BEGIN

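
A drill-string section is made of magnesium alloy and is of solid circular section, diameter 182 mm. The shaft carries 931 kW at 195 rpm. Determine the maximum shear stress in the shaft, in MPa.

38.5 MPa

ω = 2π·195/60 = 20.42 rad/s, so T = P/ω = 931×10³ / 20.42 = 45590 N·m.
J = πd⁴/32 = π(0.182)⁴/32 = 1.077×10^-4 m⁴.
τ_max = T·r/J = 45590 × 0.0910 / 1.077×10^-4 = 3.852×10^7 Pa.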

END
BEGIN

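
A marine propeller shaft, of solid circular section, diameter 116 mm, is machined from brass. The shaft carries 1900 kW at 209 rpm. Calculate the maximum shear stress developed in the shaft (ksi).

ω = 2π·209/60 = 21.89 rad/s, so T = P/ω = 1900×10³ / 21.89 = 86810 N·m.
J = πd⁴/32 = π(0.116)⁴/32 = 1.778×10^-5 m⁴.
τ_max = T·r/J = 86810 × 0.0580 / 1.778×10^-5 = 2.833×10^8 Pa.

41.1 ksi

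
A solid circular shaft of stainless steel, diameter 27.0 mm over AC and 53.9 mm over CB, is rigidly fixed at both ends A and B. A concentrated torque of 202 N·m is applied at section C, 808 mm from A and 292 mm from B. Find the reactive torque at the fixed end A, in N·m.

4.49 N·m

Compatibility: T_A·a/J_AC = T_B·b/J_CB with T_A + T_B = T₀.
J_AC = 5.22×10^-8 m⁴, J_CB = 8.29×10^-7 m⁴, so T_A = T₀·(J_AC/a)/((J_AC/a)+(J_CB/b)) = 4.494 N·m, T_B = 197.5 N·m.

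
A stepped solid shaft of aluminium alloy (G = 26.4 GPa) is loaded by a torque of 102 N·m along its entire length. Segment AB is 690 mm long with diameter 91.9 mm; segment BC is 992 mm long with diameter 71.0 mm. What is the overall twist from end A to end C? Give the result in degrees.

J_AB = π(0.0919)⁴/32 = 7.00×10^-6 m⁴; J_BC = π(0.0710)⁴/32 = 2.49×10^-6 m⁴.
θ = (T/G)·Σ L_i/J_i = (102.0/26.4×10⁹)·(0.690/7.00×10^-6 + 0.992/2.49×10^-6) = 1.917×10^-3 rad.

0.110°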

END
BEGIN

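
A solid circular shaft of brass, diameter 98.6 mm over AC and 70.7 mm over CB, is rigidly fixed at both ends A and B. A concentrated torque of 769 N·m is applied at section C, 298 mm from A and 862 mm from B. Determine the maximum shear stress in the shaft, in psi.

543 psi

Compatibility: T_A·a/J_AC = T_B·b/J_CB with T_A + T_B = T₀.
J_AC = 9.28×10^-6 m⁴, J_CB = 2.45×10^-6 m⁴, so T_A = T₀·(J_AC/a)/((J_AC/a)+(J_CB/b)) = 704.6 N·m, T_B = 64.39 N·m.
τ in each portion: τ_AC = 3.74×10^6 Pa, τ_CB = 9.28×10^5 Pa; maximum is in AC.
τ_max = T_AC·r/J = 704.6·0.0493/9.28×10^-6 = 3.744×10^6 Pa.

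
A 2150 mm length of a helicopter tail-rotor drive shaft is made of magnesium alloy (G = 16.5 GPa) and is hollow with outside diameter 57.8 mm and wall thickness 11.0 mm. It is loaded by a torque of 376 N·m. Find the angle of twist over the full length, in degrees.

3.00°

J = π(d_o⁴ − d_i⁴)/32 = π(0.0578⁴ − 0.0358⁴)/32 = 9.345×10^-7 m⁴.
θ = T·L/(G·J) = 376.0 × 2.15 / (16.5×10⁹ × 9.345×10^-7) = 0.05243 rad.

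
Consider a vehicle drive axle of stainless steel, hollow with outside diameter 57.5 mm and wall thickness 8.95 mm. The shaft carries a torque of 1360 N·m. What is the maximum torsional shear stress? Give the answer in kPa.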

END

## Task:
Above are the records; print exactly the lines from the line with "A 2150 mm length" to the line with "Consider a vehicle", including both, and nothing else.

## Task solution:
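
A 2150 mm length of a helicopter tail-rotor drive shaft is made of magnesium alloy (G = 16.5 GPa) and is hollow with outside diameter 57.8 mm and wall thickness 11.0 mm. It is loaded by a torque of 376 N·m. Find the angle of twist over the full length, in degrees.

3.00°

J = π(d_o⁴ − d_i⁴)/32 = π(0.0578⁴ − 0.0358⁴)/32 = 9.345×10^-7 m⁴.
θ = T·L/(G·J) = 376.0 × 2.15 / (16.5×10⁹ × 9.345×10^-7) = 0.05243 rad.

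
Consider a vehicle drive axle of stainless steel, hollow with outside diameter 57.5 mm and wall thickness 8.95 mm. The shaft carries a torque of 1360 N·m. What is the maximum torsional shear stress? Give the answer in kPa.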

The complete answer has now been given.